### [HOW TO COMPLETE THIS TASK]
All lines below are to be output exactly as they stand.

### [RECORD EXTRACTS]
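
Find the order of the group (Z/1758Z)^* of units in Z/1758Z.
(Z/1758Z)^* consists of the classes a with gcd(a, 1758) = 1, so its order is φ(1758). φ is multiplicative, with φ(p^e) = p^e − p^(e−1). Factorise 1758 = 2 · 3 · 293. Then
  φ(1758) = (2 − 1) · (3 − 1) · (293 − 1) = 1 · 2 · 292 = 584.
Thus |(Z/1758Z)^*| = 584.

Final answer: |(Z/1758Z)^*| = 584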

### [WRITTEN ANSWER]
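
Find the order of the group (Z/1758Z)^* of units in Z/1758Z.
(Z/1758Z)^* consists of the classes a with gcd(a, 1758) = 1, so its order is φ(1758). φ is multiplicative, with φ(p^e) = p^e − p^(e−1). Factorise 1758 = 2 · 3 · 293. Then
  φ(1758) = (2 − 1) · (3 − 1) · (293 − 1) = 1 · 2 · 292 = 584.
Thus |(Z/1758Z)^*| = 584.

Final answer: |(Z/1758Z)^*| = 584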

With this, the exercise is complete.